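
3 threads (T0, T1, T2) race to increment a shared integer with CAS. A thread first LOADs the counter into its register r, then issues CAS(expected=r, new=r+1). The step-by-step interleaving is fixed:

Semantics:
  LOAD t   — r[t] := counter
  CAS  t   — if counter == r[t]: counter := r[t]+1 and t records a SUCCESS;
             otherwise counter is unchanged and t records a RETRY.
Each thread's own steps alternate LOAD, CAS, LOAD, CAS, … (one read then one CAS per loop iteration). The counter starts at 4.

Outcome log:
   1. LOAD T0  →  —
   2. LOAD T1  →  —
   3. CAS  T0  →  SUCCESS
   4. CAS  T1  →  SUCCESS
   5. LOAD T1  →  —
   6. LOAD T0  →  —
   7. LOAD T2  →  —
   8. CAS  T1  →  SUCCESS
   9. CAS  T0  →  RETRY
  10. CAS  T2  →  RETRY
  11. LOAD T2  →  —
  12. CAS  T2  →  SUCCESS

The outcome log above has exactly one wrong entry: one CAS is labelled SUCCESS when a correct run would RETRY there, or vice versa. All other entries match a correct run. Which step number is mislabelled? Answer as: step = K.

step = 4

Re-executing:
#1 T0 reads 4
#2 T1 reads 4
#3 T0 CAS(4→5) writes; counter now 5
#4 T1 CAS(4→5) fails; counter now 5
#5 T1 reads 5
#6 T0 reads 5
#7 T2 reads 5
#8 T1 CAS(5→6) writes; counter now 6
#9 T0 CAS(5→6) fails; counter now 6
#10 T2 CAS(5→6) fails; counter now 6
#11 T2 reads 6
#12 T2 CAS(6→7) writes; counter now 7
Flip is step 4.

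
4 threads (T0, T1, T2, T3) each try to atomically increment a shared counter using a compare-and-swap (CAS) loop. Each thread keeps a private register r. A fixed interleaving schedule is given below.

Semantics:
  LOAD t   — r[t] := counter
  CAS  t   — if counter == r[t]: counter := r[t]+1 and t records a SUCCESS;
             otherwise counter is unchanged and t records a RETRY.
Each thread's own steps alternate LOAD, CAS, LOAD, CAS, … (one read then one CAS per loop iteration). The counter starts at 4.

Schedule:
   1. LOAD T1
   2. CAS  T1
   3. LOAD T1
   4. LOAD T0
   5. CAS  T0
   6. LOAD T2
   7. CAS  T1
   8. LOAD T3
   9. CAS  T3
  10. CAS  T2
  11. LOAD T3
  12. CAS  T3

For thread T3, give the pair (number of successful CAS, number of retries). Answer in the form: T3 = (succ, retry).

T3 = (2, 0)

1. LOAD T1 → mem=4 r[T1]=4 [LOAD]
2. CAS T1 → mem=5 r[T1]=4 [OK]
3. LOAD T1 → mem=5 r[T1]=5 [LOAD]
4. LOAD T0 → mem=5 r[T0]=5 [LOAD]
5. CAS T0 → mem=6 r[T0]=5 [OK]
6. LOAD T2 → mem=6 r[T2]=6 [LOAD]
7. CAS T1 → mem=6 r[T1]=5 [RETRY]
8. LOAD T3 → mem=6 r[T3]=6 [LOAD]
9. CAS T3 → mem=7 r[T3]=6 [OK]
10. CAS T2 → mem=7 r[T2]=6 [RETRY]
11. LOAD T3 → mem=7 r[T3]=7 [LOAD]
12. CAS T3 → mem=8 r[T3]=7 [OK]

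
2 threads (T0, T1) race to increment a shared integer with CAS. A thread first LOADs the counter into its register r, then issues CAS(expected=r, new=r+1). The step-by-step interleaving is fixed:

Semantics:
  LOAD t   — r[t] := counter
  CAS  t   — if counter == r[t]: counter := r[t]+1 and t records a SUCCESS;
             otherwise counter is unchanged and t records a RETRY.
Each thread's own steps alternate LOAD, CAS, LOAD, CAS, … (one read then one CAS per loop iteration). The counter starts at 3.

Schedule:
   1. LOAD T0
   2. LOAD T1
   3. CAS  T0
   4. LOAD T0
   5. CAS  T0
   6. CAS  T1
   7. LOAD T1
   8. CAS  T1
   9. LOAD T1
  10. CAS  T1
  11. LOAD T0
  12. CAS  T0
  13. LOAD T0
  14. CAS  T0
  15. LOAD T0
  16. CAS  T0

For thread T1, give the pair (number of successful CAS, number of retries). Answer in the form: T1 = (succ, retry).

T1 = (2, 1)

1. LOAD T0 → mem=3 r[T0]=3 [LOAD]
2. LOAD T1 → mem=3 r[T1]=3 [LOAD]
3. CAS T0 → mem=4 r[T0]=3 [OK]
4. LOAD T0 → mem=4 r[T0]=4 [LOAD]
5. CAS T0 → mem=5 r[T0]=4 [OK]
6. CAS T1 → mem=5 r[T1]=3 [RETRY]
7. LOAD T1 → mem=5 r[T1]=5 [LOAD]
8. CAS T1 → mem=6 r[T1]=5 [OK]
9. LOAD T1 → mem=6 r[T1]=6 [LOAD]
10. CAS T1 → mem=7 r[T1]=6 [OK]
11. LOAD T0 → mem=7 r[T0]=7 [LOAD]
12. CAS T0 → mem=8 r[T0]=7 [OK]
13. LOAD T0 → mem=8 r[T0]=8 [LOAD]
14. CAS T0 → mem=9 r[T0]=8 [OK]
15. LOAD T0 → mem=9 r[T0]=9 [LOAD]
16. CAS T0 → mem=10 r[T0]=9 [OK]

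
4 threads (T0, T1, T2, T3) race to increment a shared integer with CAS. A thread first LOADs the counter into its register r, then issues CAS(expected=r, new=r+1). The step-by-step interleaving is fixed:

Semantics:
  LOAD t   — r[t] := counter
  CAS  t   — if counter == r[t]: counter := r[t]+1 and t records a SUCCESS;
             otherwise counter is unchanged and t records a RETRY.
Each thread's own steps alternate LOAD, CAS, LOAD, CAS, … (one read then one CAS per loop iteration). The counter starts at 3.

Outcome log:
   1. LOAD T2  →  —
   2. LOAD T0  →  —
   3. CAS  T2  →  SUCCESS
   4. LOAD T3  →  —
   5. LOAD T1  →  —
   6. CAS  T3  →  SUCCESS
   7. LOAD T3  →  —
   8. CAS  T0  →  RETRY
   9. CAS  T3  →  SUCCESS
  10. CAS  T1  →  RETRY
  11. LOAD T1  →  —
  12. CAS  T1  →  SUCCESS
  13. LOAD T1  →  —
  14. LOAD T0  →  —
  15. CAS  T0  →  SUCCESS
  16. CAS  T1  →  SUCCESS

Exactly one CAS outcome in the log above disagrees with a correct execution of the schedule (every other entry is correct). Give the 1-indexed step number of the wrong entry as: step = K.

step = 16

Correct run:
1. LOAD T2 → mem=3 r[T2]=3 [LOAD]
2. LOAD T0 → mem=3 r[T0]=3 [LOAD]
3. CAS T2 → mem=4 r[T2]=3 [OK]
4. LOAD T3 → mem=4 r[T3]=4 [LOAD]
5. LOAD T1 → mem=4 r[T1]=4 [LOAD]
6. CAS T3 → mem=5 r[T3]=4 [OK]
7. LOAD T3 → mem=5 r[T3]=5 [LOAD]
8. CAS T0 → mem=5 r[T0]=3 [RETRY]
9. CAS T3 → mem=6 r[T3]=5 [OK]
10. CAS T1 → mem=6 r[T1]=4 [RETRY]
11. LOAD T1 → mem=6 r[T1]=6 [LOAD]
12. CAS T1 → mem=7 r[T1]=6 [OK]
13. LOAD T1 → mem=7 r[T1]=7 [LOAD]
14. LOAD T0 → mem=7 r[T0]=7 [LOAD]
15. CAS T0 → mem=8 r[T0]=7 [OK]
16. CAS T1 → mem=8 r[T1]=7 [RETRY]
Mismatch at 16.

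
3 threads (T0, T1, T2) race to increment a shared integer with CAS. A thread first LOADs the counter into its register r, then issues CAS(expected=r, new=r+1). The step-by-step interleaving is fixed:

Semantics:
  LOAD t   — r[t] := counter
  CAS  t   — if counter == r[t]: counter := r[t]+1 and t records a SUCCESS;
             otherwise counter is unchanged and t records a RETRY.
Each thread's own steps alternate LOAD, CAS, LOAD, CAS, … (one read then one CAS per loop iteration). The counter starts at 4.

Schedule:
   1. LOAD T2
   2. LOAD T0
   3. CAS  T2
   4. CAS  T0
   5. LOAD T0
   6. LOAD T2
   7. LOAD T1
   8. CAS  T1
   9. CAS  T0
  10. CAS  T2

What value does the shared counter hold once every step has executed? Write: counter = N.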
******
• What this task involves
When a line contains the string "into", copy it from the records.

• Output of the task
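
3 threads (T0, T1, T2) race to increment a shared integer with CAS. A thread first LOADs the counter into its register r, then issues CAS(expected=r, new=r+1). The step-by-step interleaving is fixed:
2 threads (T0, T1) race to increment a shared integer with CAS. A thread first LOADs the counter into its register r, then issues CAS(expected=r, new=r+1). The step-by-step interleaving is fixed:
4 threads (T0, T1, T2, T3) race to increment a shared integer with CAS. A thread first LOADs the counter into its register r, then issues CAS(expected=r, new=r+1). The step-by-step interleaving is fixed:
3 threads (T0, T1, T2) race to increment a shared integer with CAS. A thread first LOADs the counter into its register r, then issues CAS(expected=r, new=r+1). The step-by-step interleaving is fixed: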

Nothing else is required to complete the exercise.